Stored data:
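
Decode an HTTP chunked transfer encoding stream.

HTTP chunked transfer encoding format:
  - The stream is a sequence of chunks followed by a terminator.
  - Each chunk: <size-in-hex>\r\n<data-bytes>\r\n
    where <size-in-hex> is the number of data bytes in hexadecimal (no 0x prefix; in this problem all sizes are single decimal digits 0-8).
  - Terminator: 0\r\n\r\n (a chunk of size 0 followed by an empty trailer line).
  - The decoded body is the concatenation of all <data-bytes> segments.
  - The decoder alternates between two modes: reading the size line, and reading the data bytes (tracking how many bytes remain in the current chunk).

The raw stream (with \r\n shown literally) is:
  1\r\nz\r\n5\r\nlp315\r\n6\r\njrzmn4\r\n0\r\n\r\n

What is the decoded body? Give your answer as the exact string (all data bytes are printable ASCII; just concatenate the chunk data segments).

Chunk 1: stream[0..1]='1' size=0x1=1, data at stream[3..4]='z' -> body[0..1], body so far='z'
Chunk 2: stream[6..7]='5' size=0x5=5, data at stream[9..14]='lp315' -> body[1..6], body so far='zlp315'
Chunk 3: stream[16..17]='6' size=0x6=6, data at stream[19..25]='jrzmn4' -> body[6..12], body so far='zlp315jrzmn4'
Chunk 4: stream[27..28]='0' size=0 (terminator). Final body='zlp315jrzmn4' (12 bytes)

Answer: zlp315jrzmn4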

◆ **Task objective**: Write down every entry exactly.

◆ **Output of the task**:
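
Decode an HTTP chunked transfer encoding stream.

HTTP chunked transfer encoding format:
  - The stream is a sequence of chunks followed by a terminator.
  - Each chunk: <size-in-hex>\r\n<data-bytes>\r\n
    where <size-in-hex> is the number of data bytes in hexadecimal (no 0x prefix; in this problem all sizes are single decimal digits 0-8).
  - Terminator: 0\r\n\r\n (a chunk of size 0 followed by an empty trailer line).
  - The decoded body is the concatenation of all <data-bytes> segments.
  - The decoder alternates between two modes: reading the size line, and reading the data bytes (tracking how many bytes remain in the current chunk).

The raw stream (with \r\n shown literally) is:
  1\r\nz\r\n5\r\nlp315\r\n6\r\njrzmn4\r\n0\r\n\r\n

What is the decoded body? Give your answer as the exact string (all data bytes are printable ASCII; just concatenate the chunk data segments).

Chunk 1: stream[0..1]='1' size=0x1=1, data at stream[3..4]='z' -> body[0..1], body so far='z'
Chunk 2: stream[6..7]='5' size=0x5=5, data at stream[9..14]='lp315' -> body[1..6], body so far='zlp315'
Chunk 3: stream[16..17]='6' size=0x6=6, data at stream[19..25]='jrzmn4' -> body[6..12], body so far='zlp315jrzmn4'
Chunk 4: stream[27..28]='0' size=0 (terminator). Final body='zlp315jrzmn4' (12 bytes)

Answer: zlp315jrzmn4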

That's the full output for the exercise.